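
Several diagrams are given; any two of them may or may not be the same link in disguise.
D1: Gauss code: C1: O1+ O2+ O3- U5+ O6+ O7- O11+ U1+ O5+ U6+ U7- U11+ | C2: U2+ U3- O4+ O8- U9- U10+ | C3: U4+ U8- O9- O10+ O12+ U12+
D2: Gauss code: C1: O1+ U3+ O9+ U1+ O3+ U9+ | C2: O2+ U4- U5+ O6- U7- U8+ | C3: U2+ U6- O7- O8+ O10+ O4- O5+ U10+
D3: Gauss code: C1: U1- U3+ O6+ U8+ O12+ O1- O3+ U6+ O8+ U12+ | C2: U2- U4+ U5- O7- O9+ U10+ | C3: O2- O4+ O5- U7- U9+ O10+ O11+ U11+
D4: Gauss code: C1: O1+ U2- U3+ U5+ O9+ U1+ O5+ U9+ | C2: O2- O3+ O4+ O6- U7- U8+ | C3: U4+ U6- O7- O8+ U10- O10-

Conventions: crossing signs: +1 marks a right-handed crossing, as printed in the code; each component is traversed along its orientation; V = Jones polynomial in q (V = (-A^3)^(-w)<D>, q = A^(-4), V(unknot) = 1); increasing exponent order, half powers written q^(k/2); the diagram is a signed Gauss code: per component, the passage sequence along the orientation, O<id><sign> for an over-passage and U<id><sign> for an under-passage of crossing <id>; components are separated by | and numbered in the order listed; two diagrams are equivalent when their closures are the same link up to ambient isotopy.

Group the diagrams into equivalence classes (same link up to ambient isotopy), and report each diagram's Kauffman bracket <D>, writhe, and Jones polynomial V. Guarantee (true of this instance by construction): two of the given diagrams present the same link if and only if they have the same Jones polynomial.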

...

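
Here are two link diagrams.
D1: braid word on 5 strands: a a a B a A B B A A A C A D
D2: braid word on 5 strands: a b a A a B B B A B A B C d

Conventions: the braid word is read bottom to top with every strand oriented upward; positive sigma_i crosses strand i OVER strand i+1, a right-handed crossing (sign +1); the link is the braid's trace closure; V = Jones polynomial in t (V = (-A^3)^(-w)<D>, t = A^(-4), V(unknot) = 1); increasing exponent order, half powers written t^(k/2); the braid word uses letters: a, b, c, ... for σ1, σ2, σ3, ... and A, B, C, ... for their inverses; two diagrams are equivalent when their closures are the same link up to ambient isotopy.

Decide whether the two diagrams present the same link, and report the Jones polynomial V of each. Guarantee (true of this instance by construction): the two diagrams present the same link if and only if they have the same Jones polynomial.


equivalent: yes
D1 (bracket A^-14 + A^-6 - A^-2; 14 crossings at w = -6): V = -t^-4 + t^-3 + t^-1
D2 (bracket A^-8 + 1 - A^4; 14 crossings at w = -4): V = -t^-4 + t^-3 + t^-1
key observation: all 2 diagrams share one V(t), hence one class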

* * *

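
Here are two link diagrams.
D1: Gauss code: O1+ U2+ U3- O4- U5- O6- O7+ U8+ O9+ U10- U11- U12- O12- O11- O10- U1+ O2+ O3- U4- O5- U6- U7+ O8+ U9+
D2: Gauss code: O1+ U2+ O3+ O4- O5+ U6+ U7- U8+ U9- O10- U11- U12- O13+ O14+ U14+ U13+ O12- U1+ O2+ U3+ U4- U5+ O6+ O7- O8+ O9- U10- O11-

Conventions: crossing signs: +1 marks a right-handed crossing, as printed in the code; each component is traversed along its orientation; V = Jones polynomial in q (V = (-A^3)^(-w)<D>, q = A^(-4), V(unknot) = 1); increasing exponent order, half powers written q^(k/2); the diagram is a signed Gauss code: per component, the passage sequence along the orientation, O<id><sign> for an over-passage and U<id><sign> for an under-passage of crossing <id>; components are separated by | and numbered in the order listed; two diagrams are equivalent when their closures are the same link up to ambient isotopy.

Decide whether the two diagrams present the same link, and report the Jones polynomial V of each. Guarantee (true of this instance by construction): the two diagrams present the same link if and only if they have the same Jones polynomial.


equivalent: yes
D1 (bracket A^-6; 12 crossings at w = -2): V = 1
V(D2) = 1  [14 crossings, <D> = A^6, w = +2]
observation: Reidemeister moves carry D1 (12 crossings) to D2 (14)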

Work instruction: Look through the entries above, find each line containing "strands", and copy it.

Result of the task:
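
D1: braid word on 5 strands: a a a B a A B B A A A C A D
D2: braid word on 5 strands: a b a A a B B B A B A B C d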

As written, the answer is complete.